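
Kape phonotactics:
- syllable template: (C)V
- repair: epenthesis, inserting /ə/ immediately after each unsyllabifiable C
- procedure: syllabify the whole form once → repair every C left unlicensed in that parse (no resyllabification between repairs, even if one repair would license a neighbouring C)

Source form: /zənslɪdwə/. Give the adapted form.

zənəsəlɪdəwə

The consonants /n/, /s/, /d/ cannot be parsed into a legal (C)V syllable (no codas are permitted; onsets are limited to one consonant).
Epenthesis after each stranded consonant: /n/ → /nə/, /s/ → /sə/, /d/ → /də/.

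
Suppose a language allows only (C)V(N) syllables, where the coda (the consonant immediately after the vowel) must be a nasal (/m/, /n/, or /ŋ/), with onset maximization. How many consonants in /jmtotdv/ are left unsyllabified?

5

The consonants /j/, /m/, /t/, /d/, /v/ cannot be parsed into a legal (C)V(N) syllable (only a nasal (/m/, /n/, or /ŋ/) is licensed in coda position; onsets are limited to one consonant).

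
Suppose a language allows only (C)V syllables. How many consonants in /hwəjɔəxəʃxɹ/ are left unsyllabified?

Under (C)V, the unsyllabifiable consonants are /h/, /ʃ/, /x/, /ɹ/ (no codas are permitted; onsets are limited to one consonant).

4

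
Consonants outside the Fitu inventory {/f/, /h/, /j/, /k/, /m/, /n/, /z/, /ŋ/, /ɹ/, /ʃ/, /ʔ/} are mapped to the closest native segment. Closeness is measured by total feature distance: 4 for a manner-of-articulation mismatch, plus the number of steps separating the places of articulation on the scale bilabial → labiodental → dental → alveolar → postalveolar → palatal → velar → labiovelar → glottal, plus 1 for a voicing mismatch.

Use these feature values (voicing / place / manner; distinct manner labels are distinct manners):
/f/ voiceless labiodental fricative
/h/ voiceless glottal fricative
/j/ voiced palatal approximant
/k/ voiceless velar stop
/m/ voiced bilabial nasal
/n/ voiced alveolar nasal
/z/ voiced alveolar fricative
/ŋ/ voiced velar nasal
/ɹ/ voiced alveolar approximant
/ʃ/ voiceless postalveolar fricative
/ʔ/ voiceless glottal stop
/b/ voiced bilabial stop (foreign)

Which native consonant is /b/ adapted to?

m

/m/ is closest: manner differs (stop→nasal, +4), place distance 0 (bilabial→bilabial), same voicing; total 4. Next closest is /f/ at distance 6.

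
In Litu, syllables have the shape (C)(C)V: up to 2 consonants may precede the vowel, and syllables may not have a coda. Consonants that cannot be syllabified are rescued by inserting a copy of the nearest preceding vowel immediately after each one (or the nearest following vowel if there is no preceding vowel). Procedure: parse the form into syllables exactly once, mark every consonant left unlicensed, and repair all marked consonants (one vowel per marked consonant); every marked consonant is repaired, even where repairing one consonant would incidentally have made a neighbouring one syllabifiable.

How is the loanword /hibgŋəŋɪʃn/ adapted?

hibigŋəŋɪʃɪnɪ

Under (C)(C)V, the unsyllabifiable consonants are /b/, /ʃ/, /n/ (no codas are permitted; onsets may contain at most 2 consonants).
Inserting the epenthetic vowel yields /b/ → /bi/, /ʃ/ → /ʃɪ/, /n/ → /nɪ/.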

* **Task item**: Beginning at the line that holds "In Litu, syllables", write out word for word each line through the end of the records.

* **Written solution**:
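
In Litu, syllables have the shape (C)(C)V: up to 2 consonants may precede the vowel, and syllables may not have a coda. Consonants that cannot be syllabified are rescued by inserting a copy of the nearest preceding vowel immediately after each one (or the nearest following vowel if there is no preceding vowel). Procedure: parse the form into syllables exactly once, mark every consonant left unlicensed, and repair all marked consonants (one vowel per marked consonant); every marked consonant is repaired, even where repairing one consonant would incidentally have made a neighbouring one syllabifiable.

How is the loanword /hibgŋəŋɪʃn/ adapted?

hibigŋəŋɪʃɪnɪ

Under (C)(C)V, the unsyllabifiable consonants are /b/, /ʃ/, /n/ (no codas are permitted; onsets may contain at most 2 consonants).
Inserting the epenthetic vowel yields /b/ → /bi/, /ʃ/ → /ʃɪ/, /n/ → /nɪ/.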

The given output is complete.